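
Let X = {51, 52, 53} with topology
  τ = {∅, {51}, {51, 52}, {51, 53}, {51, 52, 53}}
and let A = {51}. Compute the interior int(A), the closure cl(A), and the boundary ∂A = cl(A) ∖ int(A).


int(A) = {51}, cl(A) = {51, 52, 53}, ∂A = {52, 53}.

Closed sets in (X, τ) are complements of opens:
  closed(X, τ) = {∅, {52}, {53}, {52, 53}, {51, 52, 53}}.
int(A) = ⋃ {U ∈ τ : U ⊆ A}. Opens contained in A: ∅, {51}.
Taking the union of these: int(A) = {51}.
cl(A) = ⋂ {C closed : A ⊆ C}. Closed sets containing A: {51, 52, 53}.
Intersecting these: cl(A) = {51, 52, 53}.
∂A = cl(A) ∖ int(A) = {51, 52, 53} ∖ {51} = {52, 53}.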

┄┄┄┄┄┄┄┄┄┄

**WORK ORDER**
Transcribe all of the records exactly.

**REPLY**
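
Let X = {51, 52, 53} with topology
  τ = {∅, {51}, {51, 52}, {51, 53}, {51, 52, 53}}
and let A = {51}. Compute the interior int(A), the closure cl(A), and the boundary ∂A = cl(A) ∖ int(A).


int(A) = {51}, cl(A) = {51, 52, 53}, ∂A = {52, 53}.

Closed sets in (X, τ) are complements of opens:
  closed(X, τ) = {∅, {52}, {53}, {52, 53}, {51, 52, 53}}.
int(A) = ⋃ {U ∈ τ : U ⊆ A}. Opens contained in A: ∅, {51}.
Taking the union of these: int(A) = {51}.
cl(A) = ⋂ {C closed : A ⊆ C}. Closed sets containing A: {51, 52, 53}.
Intersecting these: cl(A) = {51, 52, 53}.
∂A = cl(A) ∖ int(A) = {51, 52, 53} ∖ {51} = {52, 53}.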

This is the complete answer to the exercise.